# Work to complete
When you reach the line with "What is 4222" in the data below, begin printing lines exactly, and stop once the line with "Answer: -7/5097 ≈ -0.0013734" has been printed.

── Provided data ──

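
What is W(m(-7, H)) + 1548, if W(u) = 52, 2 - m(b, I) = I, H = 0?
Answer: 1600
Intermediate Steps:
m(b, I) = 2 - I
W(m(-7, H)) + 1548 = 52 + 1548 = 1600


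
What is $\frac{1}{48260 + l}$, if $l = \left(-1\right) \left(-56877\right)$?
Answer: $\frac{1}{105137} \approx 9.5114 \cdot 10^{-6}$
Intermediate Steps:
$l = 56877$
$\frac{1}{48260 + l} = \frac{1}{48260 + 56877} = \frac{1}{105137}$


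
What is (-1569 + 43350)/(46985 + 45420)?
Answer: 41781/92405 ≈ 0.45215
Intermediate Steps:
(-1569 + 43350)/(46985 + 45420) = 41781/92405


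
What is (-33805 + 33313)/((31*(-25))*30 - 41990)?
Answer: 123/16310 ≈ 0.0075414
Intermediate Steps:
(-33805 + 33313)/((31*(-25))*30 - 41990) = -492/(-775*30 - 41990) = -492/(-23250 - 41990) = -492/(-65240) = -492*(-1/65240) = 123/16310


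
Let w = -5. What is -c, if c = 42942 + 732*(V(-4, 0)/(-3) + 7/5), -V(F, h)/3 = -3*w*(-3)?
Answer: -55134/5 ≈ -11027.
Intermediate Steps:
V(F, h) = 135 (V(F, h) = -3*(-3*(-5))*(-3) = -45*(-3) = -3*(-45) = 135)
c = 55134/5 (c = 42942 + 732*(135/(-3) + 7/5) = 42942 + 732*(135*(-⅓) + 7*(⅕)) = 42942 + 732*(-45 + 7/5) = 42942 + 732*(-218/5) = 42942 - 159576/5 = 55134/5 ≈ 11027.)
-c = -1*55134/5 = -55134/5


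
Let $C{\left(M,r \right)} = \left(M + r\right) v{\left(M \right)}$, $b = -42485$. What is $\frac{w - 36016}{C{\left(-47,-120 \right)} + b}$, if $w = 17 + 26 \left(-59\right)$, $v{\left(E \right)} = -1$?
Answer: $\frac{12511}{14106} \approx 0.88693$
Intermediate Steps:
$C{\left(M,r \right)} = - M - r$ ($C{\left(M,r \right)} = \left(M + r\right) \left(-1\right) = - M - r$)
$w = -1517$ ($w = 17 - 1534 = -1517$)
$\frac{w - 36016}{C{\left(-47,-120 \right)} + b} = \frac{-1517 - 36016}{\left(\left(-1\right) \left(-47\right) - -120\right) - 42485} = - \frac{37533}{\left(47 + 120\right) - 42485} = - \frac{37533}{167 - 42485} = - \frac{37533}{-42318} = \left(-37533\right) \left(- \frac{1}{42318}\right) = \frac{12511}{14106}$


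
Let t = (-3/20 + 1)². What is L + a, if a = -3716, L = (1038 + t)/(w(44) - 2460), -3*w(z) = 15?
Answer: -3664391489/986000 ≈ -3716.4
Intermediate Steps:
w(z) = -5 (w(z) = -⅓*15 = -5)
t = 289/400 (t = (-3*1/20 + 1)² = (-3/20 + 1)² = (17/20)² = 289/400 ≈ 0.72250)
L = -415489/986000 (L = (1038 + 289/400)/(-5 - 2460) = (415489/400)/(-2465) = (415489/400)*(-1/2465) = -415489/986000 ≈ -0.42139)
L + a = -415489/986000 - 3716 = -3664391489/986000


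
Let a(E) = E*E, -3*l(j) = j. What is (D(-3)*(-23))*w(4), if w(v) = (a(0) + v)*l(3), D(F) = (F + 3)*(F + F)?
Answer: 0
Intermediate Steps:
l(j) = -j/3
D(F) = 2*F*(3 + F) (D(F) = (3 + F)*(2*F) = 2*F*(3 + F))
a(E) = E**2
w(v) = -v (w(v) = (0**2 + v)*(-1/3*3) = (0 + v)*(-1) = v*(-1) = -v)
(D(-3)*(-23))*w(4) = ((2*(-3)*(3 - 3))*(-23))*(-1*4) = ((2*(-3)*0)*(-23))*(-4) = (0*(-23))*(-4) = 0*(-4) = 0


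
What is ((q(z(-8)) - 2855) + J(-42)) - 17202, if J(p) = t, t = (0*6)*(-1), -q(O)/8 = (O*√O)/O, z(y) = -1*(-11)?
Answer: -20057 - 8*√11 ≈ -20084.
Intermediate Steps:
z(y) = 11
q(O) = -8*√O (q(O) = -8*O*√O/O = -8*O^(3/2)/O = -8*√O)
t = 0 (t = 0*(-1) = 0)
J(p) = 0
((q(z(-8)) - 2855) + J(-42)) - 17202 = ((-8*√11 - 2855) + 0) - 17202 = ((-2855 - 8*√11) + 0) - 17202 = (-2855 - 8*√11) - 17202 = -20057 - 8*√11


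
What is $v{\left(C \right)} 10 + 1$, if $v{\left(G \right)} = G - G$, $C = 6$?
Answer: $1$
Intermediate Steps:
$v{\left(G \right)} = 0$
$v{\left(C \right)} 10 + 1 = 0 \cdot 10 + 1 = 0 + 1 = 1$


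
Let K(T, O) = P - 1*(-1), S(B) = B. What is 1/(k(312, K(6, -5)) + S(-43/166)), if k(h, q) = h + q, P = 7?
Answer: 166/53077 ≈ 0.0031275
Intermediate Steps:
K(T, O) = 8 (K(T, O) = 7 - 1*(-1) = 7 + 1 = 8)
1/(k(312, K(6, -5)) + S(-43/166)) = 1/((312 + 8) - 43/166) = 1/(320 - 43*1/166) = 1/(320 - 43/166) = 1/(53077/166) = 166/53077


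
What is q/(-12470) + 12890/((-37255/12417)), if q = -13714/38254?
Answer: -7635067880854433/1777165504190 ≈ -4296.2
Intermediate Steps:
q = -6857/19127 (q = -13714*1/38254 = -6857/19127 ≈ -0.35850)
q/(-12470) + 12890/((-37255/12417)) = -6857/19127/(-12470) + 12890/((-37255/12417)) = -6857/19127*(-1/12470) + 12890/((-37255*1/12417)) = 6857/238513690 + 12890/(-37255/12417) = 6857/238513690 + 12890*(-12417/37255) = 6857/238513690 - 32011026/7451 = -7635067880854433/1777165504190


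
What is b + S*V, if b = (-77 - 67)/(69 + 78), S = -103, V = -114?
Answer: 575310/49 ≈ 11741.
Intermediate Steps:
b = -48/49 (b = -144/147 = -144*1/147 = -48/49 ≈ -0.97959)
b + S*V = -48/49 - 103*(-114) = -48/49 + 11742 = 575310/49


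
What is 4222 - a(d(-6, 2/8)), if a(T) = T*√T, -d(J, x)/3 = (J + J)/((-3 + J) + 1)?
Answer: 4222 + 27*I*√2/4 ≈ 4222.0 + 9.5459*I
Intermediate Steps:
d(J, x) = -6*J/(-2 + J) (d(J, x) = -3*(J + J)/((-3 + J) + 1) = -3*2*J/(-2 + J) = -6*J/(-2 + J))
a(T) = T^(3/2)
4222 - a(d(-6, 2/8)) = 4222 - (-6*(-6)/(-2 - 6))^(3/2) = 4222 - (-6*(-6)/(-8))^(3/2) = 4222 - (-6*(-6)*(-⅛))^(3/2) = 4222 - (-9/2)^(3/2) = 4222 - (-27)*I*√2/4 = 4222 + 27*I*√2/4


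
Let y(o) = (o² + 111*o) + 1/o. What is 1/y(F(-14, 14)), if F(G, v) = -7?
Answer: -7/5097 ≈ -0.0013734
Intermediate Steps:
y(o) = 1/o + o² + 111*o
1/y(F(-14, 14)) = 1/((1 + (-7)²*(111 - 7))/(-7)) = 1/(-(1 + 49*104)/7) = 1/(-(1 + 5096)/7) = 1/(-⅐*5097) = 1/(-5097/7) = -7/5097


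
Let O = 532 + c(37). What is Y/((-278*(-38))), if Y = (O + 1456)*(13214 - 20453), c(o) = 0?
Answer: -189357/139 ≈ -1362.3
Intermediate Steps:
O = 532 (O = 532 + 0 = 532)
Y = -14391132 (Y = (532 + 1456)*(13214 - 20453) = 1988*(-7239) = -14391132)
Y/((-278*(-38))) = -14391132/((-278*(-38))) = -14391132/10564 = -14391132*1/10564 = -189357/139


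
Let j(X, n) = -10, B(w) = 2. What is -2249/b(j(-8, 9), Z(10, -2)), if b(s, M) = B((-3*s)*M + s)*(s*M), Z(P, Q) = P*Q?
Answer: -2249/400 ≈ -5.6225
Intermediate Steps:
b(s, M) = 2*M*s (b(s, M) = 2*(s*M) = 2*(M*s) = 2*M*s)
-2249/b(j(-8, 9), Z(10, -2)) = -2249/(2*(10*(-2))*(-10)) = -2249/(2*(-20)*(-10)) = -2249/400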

───

# Task response
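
What is 4222 - a(d(-6, 2/8)), if a(T) = T*√T, -d(J, x)/3 = (J + J)/((-3 + J) + 1)?
Answer: 4222 + 27*I*√2/4 ≈ 4222.0 + 9.5459*I
Intermediate Steps:
d(J, x) = -6*J/(-2 + J) (d(J, x) = -3*(J + J)/((-3 + J) + 1) = -3*2*J/(-2 + J) = -6*J/(-2 + J))
a(T) = T^(3/2)
4222 - a(d(-6, 2/8)) = 4222 - (-6*(-6)/(-2 - 6))^(3/2) = 4222 - (-6*(-6)/(-8))^(3/2) = 4222 - (-6*(-6)*(-⅛))^(3/2) = 4222 - (-9/2)^(3/2) = 4222 - (-27)*I*√2/4 = 4222 + 27*I*√2/4


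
Let y(o) = (o² + 111*o) + 1/o. What is 1/y(F(-14, 14)), if F(G, v) = -7?
Answer: -7/5097 ≈ -0.0013734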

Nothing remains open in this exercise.